(Data records)
┏━━

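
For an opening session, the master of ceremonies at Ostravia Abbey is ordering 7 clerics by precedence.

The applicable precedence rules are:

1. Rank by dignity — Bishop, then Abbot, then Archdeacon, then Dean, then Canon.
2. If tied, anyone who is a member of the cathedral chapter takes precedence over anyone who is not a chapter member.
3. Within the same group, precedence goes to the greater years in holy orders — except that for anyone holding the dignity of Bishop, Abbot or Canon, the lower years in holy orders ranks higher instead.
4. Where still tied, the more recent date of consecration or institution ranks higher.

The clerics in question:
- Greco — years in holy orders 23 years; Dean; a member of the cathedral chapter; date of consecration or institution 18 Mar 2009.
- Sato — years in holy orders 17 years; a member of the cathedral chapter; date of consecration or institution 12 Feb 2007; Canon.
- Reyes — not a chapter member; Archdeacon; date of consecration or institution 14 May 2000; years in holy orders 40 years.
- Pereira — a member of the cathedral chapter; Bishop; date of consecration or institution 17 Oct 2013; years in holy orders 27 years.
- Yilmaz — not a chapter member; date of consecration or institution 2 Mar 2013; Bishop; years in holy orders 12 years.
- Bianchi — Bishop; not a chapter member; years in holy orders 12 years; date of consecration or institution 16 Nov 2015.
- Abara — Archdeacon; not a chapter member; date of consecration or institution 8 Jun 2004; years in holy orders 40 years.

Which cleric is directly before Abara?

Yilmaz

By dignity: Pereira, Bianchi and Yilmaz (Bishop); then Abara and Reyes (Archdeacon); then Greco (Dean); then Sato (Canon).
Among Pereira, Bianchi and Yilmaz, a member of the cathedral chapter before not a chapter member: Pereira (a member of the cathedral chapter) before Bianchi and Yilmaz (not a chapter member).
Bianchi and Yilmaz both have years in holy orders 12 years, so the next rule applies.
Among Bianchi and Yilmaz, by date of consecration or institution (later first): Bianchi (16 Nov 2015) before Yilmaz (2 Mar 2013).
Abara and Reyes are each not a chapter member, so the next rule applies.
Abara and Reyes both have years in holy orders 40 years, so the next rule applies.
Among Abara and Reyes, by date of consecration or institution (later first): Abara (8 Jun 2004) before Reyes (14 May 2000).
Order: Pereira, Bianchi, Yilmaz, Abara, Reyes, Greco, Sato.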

┗━━

Task details:
Wherever "tied" occurs in the entries above, copy the line it sits on.

Response:
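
2. If tied, anyone who is a member of the cathedral chapter takes precedence over anyone who is not a chapter member.
4. Where still tied, the more recent date of consecration or institution ranks higher.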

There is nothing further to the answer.